Isolate every line in the records below with "open" in it.

**Items from a dataset**
━━━━━━

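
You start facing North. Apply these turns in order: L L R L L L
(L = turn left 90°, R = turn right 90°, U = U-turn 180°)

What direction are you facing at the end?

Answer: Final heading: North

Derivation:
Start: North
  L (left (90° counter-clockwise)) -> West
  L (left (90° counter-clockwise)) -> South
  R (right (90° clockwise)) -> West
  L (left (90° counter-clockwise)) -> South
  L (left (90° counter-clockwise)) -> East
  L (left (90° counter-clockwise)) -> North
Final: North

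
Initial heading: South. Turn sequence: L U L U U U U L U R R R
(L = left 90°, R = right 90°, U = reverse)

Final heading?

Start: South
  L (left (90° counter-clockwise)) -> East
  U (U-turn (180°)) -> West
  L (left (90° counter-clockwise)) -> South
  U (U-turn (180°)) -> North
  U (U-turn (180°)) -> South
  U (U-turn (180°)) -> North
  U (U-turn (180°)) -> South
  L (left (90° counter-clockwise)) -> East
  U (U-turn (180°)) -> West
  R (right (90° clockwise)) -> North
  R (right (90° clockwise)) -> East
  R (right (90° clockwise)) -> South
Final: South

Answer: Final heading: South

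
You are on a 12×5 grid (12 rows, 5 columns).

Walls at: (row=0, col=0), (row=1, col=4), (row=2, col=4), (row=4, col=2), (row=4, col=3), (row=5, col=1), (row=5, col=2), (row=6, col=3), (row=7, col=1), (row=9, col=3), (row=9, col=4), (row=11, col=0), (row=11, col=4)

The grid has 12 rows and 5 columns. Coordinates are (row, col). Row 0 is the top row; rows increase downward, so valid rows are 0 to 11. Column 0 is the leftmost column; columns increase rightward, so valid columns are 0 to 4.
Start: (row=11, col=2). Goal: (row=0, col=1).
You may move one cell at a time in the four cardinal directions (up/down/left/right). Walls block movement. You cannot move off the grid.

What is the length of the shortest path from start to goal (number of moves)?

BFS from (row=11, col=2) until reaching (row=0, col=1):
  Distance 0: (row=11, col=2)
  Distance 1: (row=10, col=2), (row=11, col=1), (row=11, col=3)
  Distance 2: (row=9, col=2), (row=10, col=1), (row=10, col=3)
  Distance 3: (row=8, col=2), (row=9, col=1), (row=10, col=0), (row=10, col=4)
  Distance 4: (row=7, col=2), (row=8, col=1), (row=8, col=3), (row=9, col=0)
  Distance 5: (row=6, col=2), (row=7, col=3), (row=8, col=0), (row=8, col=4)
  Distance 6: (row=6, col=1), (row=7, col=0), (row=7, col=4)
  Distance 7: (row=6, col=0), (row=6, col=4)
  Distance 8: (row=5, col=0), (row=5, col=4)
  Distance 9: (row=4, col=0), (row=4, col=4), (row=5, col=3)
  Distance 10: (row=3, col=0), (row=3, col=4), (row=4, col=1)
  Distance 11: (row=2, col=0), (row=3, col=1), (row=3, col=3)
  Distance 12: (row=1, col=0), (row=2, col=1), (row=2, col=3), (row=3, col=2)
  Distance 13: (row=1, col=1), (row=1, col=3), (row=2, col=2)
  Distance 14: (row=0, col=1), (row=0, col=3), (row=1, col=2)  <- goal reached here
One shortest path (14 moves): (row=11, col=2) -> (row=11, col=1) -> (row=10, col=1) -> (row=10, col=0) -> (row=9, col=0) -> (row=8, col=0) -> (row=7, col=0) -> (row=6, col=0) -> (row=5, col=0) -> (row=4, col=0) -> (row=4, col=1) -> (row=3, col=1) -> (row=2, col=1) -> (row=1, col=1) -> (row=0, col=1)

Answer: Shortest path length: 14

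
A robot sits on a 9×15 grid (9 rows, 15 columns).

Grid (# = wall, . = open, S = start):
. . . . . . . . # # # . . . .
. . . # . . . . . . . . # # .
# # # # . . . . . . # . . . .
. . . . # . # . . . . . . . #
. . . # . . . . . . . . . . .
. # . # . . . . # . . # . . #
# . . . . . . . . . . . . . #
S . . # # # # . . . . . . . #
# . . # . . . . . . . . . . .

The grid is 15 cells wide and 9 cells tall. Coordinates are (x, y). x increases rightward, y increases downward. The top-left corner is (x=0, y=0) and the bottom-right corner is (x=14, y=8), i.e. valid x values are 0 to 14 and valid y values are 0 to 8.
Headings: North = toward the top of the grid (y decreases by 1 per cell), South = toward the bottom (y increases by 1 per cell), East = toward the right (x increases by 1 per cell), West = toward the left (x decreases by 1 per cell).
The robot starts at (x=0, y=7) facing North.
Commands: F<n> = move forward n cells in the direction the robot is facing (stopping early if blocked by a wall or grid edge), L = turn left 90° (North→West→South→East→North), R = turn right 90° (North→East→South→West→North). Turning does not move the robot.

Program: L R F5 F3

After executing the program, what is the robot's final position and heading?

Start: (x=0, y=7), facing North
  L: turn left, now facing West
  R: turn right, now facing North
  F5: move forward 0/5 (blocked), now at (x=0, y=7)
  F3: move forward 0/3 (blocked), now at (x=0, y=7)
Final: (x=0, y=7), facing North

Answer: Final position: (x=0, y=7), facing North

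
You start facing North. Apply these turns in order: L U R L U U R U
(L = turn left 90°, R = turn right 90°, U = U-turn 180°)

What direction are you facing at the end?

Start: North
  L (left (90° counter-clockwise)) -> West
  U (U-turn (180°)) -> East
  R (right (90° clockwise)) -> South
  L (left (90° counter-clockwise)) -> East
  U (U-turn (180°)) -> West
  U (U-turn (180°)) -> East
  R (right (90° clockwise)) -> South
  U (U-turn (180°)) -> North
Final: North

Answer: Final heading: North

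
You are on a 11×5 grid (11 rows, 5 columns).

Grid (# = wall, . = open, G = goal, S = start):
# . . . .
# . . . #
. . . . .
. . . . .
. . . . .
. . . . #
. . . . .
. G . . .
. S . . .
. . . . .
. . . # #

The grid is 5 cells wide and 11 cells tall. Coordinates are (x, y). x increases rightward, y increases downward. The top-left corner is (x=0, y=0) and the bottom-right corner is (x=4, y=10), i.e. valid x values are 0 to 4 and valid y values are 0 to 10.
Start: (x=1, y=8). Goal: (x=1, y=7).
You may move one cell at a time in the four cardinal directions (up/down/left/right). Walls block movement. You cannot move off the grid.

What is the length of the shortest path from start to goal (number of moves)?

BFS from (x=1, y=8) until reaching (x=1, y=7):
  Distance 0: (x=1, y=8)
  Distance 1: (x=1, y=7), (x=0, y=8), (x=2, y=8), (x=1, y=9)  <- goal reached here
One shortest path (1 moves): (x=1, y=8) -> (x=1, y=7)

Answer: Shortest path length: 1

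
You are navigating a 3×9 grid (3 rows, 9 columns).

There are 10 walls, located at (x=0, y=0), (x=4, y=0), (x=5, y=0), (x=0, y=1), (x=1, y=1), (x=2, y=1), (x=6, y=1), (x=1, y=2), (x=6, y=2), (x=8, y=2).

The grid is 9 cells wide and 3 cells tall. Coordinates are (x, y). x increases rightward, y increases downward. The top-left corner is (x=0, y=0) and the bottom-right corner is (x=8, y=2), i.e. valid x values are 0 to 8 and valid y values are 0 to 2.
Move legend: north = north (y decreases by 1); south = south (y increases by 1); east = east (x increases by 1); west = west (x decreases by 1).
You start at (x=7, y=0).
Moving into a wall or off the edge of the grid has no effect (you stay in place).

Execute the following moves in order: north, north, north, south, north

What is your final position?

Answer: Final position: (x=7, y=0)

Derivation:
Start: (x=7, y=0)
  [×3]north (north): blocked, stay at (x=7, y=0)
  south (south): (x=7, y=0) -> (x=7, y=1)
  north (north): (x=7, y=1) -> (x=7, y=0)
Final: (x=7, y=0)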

━━━━━━

**Output for this exercise**
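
Grid (# = wall, . = open, S = start):
Grid (# = wall, . = open, G = goal, S = start):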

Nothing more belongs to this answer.